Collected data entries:
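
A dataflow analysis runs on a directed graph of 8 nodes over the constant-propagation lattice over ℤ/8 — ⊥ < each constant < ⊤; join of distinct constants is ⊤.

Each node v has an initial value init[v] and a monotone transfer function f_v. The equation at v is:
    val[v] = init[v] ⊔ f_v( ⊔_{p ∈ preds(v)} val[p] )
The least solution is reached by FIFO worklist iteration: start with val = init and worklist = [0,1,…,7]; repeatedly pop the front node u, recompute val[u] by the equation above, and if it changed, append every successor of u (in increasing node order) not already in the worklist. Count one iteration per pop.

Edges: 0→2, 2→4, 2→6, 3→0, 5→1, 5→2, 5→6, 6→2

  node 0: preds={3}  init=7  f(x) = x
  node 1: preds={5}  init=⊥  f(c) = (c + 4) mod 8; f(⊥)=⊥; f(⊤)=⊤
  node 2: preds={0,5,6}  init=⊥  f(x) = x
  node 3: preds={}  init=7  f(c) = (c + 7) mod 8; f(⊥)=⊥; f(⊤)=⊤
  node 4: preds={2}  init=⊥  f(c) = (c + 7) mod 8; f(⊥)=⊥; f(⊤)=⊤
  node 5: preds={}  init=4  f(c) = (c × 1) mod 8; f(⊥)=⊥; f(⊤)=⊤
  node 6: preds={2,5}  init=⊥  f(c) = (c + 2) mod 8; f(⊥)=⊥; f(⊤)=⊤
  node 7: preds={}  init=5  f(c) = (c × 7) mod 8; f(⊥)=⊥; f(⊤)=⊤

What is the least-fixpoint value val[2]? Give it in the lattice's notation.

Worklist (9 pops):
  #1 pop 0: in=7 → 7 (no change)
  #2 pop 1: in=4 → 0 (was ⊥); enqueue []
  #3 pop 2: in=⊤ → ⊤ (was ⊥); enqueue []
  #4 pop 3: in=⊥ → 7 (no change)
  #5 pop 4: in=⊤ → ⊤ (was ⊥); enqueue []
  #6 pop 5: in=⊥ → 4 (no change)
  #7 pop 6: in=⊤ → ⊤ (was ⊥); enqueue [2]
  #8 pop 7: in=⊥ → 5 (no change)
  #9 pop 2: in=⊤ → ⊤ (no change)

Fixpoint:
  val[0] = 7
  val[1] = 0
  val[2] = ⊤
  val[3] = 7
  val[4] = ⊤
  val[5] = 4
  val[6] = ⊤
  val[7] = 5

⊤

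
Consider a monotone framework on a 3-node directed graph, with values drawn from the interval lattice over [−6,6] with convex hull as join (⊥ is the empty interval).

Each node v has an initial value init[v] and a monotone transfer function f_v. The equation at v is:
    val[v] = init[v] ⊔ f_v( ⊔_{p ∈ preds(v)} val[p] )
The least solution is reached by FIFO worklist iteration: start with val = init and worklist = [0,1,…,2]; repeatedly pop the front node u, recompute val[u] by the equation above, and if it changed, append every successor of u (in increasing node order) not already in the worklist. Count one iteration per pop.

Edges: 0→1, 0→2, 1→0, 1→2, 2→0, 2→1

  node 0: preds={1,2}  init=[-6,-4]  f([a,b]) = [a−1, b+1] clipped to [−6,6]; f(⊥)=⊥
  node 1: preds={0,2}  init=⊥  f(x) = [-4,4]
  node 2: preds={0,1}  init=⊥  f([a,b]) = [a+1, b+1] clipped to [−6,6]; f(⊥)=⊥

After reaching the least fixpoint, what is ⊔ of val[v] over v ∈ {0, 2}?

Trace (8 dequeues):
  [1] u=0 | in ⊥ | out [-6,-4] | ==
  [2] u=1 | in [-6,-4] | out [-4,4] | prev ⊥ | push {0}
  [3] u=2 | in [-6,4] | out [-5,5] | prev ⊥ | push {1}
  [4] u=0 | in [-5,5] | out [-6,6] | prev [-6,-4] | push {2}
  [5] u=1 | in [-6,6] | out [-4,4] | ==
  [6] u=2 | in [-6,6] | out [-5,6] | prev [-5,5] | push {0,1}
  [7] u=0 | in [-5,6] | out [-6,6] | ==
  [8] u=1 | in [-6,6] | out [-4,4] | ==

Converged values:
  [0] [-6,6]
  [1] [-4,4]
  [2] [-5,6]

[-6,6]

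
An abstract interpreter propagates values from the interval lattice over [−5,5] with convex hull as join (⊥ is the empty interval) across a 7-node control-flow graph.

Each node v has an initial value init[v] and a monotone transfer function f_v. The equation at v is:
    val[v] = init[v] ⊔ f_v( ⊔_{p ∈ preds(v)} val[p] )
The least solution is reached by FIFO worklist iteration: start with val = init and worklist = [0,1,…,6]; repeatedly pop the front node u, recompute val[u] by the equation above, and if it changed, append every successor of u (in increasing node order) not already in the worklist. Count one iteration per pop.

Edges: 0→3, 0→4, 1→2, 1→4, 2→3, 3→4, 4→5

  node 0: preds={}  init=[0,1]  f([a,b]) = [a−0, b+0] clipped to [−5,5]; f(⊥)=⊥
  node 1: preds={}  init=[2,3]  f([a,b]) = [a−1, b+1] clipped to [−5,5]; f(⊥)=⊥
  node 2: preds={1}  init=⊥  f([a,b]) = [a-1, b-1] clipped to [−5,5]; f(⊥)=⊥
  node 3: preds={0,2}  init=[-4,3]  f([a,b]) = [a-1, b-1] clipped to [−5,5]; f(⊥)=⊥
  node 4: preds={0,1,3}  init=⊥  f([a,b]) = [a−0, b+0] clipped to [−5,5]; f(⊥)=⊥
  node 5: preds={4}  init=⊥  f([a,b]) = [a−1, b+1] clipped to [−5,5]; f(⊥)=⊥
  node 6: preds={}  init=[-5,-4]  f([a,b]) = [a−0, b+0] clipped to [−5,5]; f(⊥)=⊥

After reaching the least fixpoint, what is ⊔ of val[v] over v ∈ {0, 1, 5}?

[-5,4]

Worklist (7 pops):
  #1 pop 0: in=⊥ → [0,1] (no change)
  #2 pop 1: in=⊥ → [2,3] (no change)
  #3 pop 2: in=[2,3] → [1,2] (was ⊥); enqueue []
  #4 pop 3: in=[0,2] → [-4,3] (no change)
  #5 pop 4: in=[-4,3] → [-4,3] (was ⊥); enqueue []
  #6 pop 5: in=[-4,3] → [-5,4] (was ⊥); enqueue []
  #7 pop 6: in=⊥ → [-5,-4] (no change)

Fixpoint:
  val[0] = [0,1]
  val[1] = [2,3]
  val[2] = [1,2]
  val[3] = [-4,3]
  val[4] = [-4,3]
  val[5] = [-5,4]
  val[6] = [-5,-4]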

- [Activity]: The word "order" may appear in several lines of the data; copy every line where it does.

- [Answer box]:
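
The least solution is reached by FIFO worklist iteration: start with val = init and worklist = [0,1,…,7]; repeatedly pop the front node u, recompute val[u] by the equation above, and if it changed, append every successor of u (in increasing node order) not already in the worklist. Count one iteration per pop.
The least solution is reached by FIFO worklist iteration: start with val = init and worklist = [0,1,…,2]; repeatedly pop the front node u, recompute val[u] by the equation above, and if it changed, append every successor of u (in increasing node order) not already in the worklist. Count one iteration per pop.
The least solution is reached by FIFO worklist iteration: start with val = init and worklist = [0,1,…,6]; repeatedly pop the front node u, recompute val[u] by the equation above, and if it changed, append every successor of u (in increasing node order) not already in the worklist. Count one iteration per pop.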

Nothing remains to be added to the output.